**PROBLEM REQUIREMENTS:** Set down the entries once more, exactly as they are written.

↓↓↓

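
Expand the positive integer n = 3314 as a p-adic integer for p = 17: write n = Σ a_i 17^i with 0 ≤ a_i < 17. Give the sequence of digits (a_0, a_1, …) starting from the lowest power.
(a_0, a_1, …) = (16, 7, 11)

Repeated division by 17 gives the digits low-to-high: 3314 = 16 + 7·17^1 + 11·17^2. Digit sequence: (16, 7, 11).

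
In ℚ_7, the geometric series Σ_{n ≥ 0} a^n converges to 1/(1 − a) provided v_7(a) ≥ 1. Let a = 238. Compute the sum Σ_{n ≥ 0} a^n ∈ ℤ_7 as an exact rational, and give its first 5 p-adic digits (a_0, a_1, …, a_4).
Σ a^n = 1/(1 − a) = -1/237;  first 5 digits = (1, 6, 5, 3, 4)

v_7(a) = 1 ≥ 1, so the series converges in ℤ_7 to 1/(1 − a) = 1/(1 − 238) = -1/237. Expand this rational in ℤ_7: compute digits iteratively via d_i = x_i mod 7, x_{i+1} = (x_i − d_i)/7. The first 5 digits are (1, 6, 5, 3, 4).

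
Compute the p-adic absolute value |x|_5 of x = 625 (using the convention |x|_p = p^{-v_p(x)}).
|625|_5 = 1/625

Step 1 — compute v_5(x) by factoring powers of 5 out of the numerator and denominator: v_5(625) = 4. Step 2 — apply |x|_p = p^{-v_p(x)} = 5^{-4} = 1/625.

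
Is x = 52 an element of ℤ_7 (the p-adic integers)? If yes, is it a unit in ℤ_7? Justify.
x ∈ ℤ_7^× (unit); v_7(x) = 0

ℤ_7 = {x ∈ ℚ_7 : v_7(x) ≥ 0} and ℤ_7^× = {x ∈ ℤ_7 : v_7(x) = 0}. Here v_7(52) = v_7(num) − v_7(den) = 0; compare against these criteria.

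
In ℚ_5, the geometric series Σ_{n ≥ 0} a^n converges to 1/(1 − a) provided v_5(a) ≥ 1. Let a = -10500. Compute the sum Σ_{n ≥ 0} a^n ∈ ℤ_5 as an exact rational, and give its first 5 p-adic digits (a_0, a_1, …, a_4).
Σ a^n = 1/(1 − a) = 1/10501;  first 5 digits = (1, 0, 0, 1, 3)

v_5(a) = 3 ≥ 1, so the series converges in ℤ_5 to 1/(1 − a) = 1/(1 − (-10500)) = 1/10501. Expand this rational in ℤ_5: compute digits iteratively via d_i = x_i mod 5, x_{i+1} = (x_i − d_i)/5. The first 5 digits are (1, 0, 0, 1, 3).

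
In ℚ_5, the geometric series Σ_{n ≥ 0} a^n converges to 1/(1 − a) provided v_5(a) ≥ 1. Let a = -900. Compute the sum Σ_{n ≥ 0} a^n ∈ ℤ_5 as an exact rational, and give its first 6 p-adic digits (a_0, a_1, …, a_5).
Σ a^n = 1/(1 − a) = 1/901;  first 6 digits = (1, 0, 4, 2, 4, 3)

v_5(a) = 2 ≥ 1, so the series converges in ℤ_5 to 1/(1 − a) = 1/(1 − (-900)) = 1/901. Expand this rational in ℤ_5: compute digits iteratively via d_i = x_i mod 5, x_{i+1} = (x_i − d_i)/5. The first 6 digits are (1, 0, 4, 2, 4, 3).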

↑↑↑

**SOLUTION FOR THIS PROBLEM:**
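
Expand the positive integer n = 3314 as a p-adic integer for p = 17: write n = Σ a_i 17^i with 0 ≤ a_i < 17. Give the sequence of digits (a_0, a_1, …) starting from the lowest power.
(a_0, a_1, …) = (16, 7, 11)

Repeated division by 17 gives the digits low-to-high: 3314 = 16 + 7·17^1 + 11·17^2. Digit sequence: (16, 7, 11).

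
In ℚ_7, the geometric series Σ_{n ≥ 0} a^n converges to 1/(1 − a) provided v_7(a) ≥ 1. Let a = 238. Compute the sum Σ_{n ≥ 0} a^n ∈ ℤ_7 as an exact rational, and give its first 5 p-adic digits (a_0, a_1, …, a_4).
Σ a^n = 1/(1 − a) = -1/237;  first 5 digits = (1, 6, 5, 3, 4)

v_7(a) = 1 ≥ 1, so the series converges in ℤ_7 to 1/(1 − a) = 1/(1 − 238) = -1/237. Expand this rational in ℤ_7: compute digits iteratively via d_i = x_i mod 7, x_{i+1} = (x_i − d_i)/7. The first 5 digits are (1, 6, 5, 3, 4).

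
Compute the p-adic absolute value |x|_5 of x = 625 (using the convention |x|_p = p^{-v_p(x)}).
|625|_5 = 1/625

Step 1 — compute v_5(x) by factoring powers of 5 out of the numerator and denominator: v_5(625) = 4. Step 2 — apply |x|_p = p^{-v_p(x)} = 5^{-4} = 1/625.

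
Is x = 52 an element of ℤ_7 (the p-adic integers)? If yes, is it a unit in ℤ_7? Justify.
x ∈ ℤ_7^× (unit); v_7(x) = 0

ℤ_7 = {x ∈ ℚ_7 : v_7(x) ≥ 0} and ℤ_7^× = {x ∈ ℤ_7 : v_7(x) = 0}. Here v_7(52) = v_7(num) − v_7(den) = 0; compare against these criteria.

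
In ℚ_5, the geometric series Σ_{n ≥ 0} a^n converges to 1/(1 − a) provided v_5(a) ≥ 1. Let a = -10500. Compute the sum Σ_{n ≥ 0} a^n ∈ ℤ_5 as an exact rational, and give its first 5 p-adic digits (a_0, a_1, …, a_4).
Σ a^n = 1/(1 − a) = 1/10501;  first 5 digits = (1, 0, 0, 1, 3)

v_5(a) = 3 ≥ 1, so the series converges in ℤ_5 to 1/(1 − a) = 1/(1 − (-10500)) = 1/10501. Expand this rational in ℤ_5: compute digits iteratively via d_i = x_i mod 5, x_{i+1} = (x_i − d_i)/5. The first 5 digits are (1, 0, 0, 1, 3).

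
In ℚ_5, the geometric series Σ_{n ≥ 0} a^n converges to 1/(1 − a) provided v_5(a) ≥ 1. Let a = -900. Compute the sum Σ_{n ≥ 0} a^n ∈ ℤ_5 as an exact rational, and give its first 6 p-adic digits (a_0, a_1, …, a_5).
Σ a^n = 1/(1 − a) = 1/901;  first 6 digits = (1, 0, 4, 2, 4, 3)

v_5(a) = 2 ≥ 1, so the series converges in ℤ_5 to 1/(1 − a) = 1/(1 − (-900)) = 1/901. Expand this rational in ℤ_5: compute digits iteratively via d_i = x_i mod 5, x_{i+1} = (x_i − d_i)/5. The first 6 digits are (1, 0, 4, 2, 4, 3).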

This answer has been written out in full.